#### [About this exercise]
Starting at the line with "Exposure is correct" in it, reproduce each line below through the last one, exactly, and include nothing else.

#### [Material supplied]
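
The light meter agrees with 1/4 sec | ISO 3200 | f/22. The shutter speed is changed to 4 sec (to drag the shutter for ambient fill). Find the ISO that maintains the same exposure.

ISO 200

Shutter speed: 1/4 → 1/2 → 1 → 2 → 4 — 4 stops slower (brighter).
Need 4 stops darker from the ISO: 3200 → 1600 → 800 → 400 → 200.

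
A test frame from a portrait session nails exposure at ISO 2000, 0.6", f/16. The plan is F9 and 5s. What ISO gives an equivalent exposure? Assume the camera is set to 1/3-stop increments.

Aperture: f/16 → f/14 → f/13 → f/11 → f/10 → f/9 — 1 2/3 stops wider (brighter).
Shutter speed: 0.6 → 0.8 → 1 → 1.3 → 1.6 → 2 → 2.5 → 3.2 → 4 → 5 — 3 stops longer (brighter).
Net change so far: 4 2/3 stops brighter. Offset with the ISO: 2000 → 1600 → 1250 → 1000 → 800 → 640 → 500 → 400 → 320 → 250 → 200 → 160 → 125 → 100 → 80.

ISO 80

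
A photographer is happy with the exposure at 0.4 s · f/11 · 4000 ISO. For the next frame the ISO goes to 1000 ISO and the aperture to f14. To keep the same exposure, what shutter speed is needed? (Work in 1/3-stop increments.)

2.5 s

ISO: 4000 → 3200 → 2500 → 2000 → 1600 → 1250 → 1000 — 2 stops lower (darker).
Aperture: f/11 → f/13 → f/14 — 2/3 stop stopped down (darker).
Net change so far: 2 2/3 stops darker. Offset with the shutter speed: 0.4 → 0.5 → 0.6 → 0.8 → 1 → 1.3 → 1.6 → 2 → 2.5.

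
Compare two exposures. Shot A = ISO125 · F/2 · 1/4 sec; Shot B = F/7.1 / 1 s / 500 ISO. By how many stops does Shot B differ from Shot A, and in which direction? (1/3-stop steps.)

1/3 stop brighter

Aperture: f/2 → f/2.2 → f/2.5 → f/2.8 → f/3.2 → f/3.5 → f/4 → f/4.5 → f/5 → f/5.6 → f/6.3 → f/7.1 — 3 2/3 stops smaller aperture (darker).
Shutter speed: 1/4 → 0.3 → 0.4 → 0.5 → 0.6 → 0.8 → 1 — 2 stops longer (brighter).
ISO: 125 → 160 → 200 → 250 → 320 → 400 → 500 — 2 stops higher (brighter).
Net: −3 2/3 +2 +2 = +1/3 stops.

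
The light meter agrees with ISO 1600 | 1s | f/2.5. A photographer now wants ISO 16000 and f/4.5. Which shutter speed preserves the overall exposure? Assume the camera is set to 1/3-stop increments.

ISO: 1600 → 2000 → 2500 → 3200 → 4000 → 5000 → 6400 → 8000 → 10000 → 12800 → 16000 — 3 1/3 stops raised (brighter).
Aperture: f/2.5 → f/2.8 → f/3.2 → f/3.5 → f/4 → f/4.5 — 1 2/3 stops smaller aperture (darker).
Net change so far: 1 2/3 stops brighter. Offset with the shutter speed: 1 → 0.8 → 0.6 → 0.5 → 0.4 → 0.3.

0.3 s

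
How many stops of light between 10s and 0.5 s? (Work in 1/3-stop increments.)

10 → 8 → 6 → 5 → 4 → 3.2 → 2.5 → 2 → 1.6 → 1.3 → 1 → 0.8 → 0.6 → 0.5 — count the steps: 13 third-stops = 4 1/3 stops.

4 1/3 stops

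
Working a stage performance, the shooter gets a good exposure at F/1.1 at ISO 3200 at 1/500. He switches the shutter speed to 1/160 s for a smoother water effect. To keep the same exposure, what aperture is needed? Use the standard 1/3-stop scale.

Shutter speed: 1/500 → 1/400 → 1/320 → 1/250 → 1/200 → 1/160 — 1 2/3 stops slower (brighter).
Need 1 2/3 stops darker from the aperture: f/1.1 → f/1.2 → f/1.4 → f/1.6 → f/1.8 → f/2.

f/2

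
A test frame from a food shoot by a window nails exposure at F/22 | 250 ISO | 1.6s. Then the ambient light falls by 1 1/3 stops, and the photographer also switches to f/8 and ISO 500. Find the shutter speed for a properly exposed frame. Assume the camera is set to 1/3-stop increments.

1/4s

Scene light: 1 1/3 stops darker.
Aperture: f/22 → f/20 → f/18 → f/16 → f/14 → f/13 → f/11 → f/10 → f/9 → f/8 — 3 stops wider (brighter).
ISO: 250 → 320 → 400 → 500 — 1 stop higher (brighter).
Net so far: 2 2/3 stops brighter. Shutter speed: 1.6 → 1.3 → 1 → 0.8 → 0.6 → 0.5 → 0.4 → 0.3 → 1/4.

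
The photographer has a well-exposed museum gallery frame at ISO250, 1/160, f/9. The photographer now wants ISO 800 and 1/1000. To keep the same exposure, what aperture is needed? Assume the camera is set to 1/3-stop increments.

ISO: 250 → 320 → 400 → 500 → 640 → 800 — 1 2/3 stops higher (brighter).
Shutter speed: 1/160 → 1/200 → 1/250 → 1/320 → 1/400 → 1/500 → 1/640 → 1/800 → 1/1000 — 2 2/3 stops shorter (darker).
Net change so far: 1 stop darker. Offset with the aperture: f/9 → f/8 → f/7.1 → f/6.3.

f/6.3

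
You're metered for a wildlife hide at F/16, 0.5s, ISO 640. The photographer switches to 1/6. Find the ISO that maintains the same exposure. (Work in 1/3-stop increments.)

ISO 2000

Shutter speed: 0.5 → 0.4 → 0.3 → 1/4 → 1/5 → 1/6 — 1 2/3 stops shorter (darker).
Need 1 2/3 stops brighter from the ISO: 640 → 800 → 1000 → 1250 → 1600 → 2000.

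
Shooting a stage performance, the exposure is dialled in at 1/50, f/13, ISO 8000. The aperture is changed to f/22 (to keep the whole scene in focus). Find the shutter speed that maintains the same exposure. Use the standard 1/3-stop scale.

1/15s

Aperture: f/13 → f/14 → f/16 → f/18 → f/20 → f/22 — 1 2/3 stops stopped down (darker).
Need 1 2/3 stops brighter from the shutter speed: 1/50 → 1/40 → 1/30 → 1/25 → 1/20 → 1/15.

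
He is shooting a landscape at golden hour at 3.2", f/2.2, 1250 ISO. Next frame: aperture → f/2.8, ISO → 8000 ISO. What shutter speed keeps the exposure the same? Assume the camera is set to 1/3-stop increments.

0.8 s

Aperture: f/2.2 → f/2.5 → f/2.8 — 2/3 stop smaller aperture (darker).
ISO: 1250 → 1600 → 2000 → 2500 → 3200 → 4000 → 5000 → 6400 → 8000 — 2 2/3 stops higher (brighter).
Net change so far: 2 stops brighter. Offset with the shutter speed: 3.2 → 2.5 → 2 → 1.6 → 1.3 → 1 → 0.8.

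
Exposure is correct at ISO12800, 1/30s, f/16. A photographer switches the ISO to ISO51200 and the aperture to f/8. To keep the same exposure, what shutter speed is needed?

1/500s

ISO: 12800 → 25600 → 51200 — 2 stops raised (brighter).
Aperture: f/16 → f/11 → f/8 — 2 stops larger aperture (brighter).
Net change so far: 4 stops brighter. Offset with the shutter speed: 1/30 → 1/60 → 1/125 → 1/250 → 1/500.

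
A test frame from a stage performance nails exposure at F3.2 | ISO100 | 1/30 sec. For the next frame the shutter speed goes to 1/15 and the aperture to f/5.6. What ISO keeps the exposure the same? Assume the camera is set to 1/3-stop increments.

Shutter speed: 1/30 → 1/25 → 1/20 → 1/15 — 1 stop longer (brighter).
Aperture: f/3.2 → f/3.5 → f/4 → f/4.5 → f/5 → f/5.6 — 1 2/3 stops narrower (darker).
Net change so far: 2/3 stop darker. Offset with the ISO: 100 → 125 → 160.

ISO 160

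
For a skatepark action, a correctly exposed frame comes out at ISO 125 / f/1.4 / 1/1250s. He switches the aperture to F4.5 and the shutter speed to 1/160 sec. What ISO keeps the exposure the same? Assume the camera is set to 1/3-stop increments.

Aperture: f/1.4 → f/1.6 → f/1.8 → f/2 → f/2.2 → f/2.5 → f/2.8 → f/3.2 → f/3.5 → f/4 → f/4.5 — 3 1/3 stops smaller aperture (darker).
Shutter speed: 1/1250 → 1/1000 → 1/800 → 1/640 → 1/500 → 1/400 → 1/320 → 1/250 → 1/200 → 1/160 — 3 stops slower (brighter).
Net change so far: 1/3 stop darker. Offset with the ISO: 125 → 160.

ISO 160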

#### [Solved exercise]
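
Exposure is correct at ISO12800, 1/30s, f/16. A photographer switches the ISO to ISO51200 and the aperture to f/8. To keep the same exposure, what shutter speed is needed?

1/500s

ISO: 12800 → 25600 → 51200 — 2 stops raised (brighter).
Aperture: f/16 → f/11 → f/8 — 2 stops larger aperture (brighter).
Net change so far: 4 stops brighter. Offset with the shutter speed: 1/30 → 1/60 → 1/125 → 1/250 → 1/500.

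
A test frame from a stage performance nails exposure at F3.2 | ISO100 | 1/30 sec. For the next frame the shutter speed goes to 1/15 and the aperture to f/5.6. What ISO keeps the exposure the same? Assume the camera is set to 1/3-stop increments.

Shutter speed: 1/30 → 1/25 → 1/20 → 1/15 — 1 stop longer (brighter).
Aperture: f/3.2 → f/3.5 → f/4 → f/4.5 → f/5 → f/5.6 — 1 2/3 stops narrower (darker).
Net change so far: 2/3 stop darker. Offset with the ISO: 100 → 125 → 160.

ISO 160

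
For a skatepark action, a correctly exposed frame comes out at ISO 125 / f/1.4 / 1/1250s. He switches the aperture to F4.5 and the shutter speed to 1/160 sec. What ISO keeps the exposure the same? Assume the camera is set to 1/3-stop increments.

Aperture: f/1.4 → f/1.6 → f/1.8 → f/2 → f/2.2 → f/2.5 → f/2.8 → f/3.2 → f/3.5 → f/4 → f/4.5 — 3 1/3 stops smaller aperture (darker).
Shutter speed: 1/1250 → 1/1000 → 1/800 → 1/640 → 1/500 → 1/400 → 1/320 → 1/250 → 1/200 → 1/160 — 3 stops slower (brighter).
Net change so far: 1/3 stop darker. Offset with the ISO: 125 → 160.

ISO 160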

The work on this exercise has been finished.